Saved entries
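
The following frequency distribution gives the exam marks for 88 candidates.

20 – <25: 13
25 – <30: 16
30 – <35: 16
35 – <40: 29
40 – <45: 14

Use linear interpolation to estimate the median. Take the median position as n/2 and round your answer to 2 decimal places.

Cumulative frequencies: 13, 29, 45, 74, 88
n = 88; position = n/2 = 44.
This falls in the class 30 – <35: L = 30, F = 29, f = 16, h = 5.
Median ≈ 30 + ((44 − 29) / 16) × 5 = 34.6875

34.69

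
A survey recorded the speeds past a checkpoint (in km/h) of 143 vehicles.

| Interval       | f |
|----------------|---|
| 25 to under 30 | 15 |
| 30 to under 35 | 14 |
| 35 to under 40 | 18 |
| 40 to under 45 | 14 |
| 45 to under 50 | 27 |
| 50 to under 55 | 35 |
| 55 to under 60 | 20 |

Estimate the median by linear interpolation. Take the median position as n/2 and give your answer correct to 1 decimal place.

46.9

Cumulative frequencies: 15, 29, 47, 61, 88, 123, 143
n = 143; position = n/2 = 71.5.
This falls in the class 45 to under 50: L = 45, F = 61, f = 27, h = 5.
Median ≈ 45 + ((71.5 − 61) / 27) × 5 = 46.9444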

WORK TO COMPLETE – Leave out every line before the one containing "under 35 | 14 |". Transcribe that line and all lines after it through the end of the data above, exactly.

PROBLEM SOLUTION –
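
| 30 to under 35 | 14 |
| 35 to under 40 | 18 |
| 40 to under 45 | 14 |
| 45 to under 50 | 27 |
| 50 to under 55 | 35 |
| 55 to under 60 | 20 |

Estimate the median by linear interpolation. Take the median position as n/2 and give your answer correct to 1 decimal place.

46.9

Cumulative frequencies: 15, 29, 47, 61, 88, 123, 143
n = 143; position = n/2 = 71.5.
This falls in the class 45 to under 50: L = 45, F = 61, f = 27, h = 5.
Median ≈ 45 + ((71.5 − 61) / 27) × 5 = 46.9444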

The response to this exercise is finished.